Collected data entries

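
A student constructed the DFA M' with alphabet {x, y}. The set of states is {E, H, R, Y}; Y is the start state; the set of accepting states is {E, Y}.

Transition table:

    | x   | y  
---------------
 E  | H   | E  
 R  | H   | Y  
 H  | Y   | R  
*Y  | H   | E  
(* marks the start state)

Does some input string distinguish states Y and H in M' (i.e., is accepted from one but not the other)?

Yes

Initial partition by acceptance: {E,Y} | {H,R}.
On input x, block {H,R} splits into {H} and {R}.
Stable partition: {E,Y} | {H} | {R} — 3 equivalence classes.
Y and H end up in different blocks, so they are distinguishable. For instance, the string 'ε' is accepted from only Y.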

### GOAL OF THE EXERCISE
Your reply should consist of the records, duplicated exactly.

### SOLUTION FOR THIS TASK
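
A student constructed the DFA M' with alphabet {x, y}. The set of states is {E, H, R, Y}; Y is the start state; the set of accepting states is {E, Y}.

Transition table:

    | x   | y  
---------------
 E  | H   | E  
 R  | H   | Y  
 H  | Y   | R  
*Y  | H   | E  
(* marks the start state)

Does some input string distinguish states Y and H in M' (i.e., is accepted from one but not the other)?

Yes

Initial partition by acceptance: {E,Y} | {H,R}.
On input x, block {H,R} splits into {H} and {R}.
Stable partition: {E,Y} | {H} | {R} — 3 equivalence classes.
Y and H end up in different blocks, so they are distinguishable. For instance, the string 'ε' is accepted from only Y.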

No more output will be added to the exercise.